Required action: Will you transcribe the entries that follow, exactly and in full?

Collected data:
○ ○ ○ ○ ○ ○ ○

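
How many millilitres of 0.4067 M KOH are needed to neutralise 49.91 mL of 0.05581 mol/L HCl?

6.85 mL

n(HCl) = 0.05581 mol/L x 0.04991 L = 0.002785 mol.
At equivalence n(KOH) = n(HCl) = 0.002785 mol.
V(KOH) = 0.002785 / 0.4067 = 0.006849 L = 6.85 mL.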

○ ○ ○ ○ ○ ○ ○

Your solution:
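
How many millilitres of 0.4067 M KOH are needed to neutralise 49.91 mL of 0.05581 mol/L HCl?

6.85 mL

n(HCl) = 0.05581 mol/L x 0.04991 L = 0.002785 mol.
At equivalence n(KOH) = n(HCl) = 0.002785 mol.
V(KOH) = 0.002785 / 0.4067 = 0.006849 L = 6.85 mL.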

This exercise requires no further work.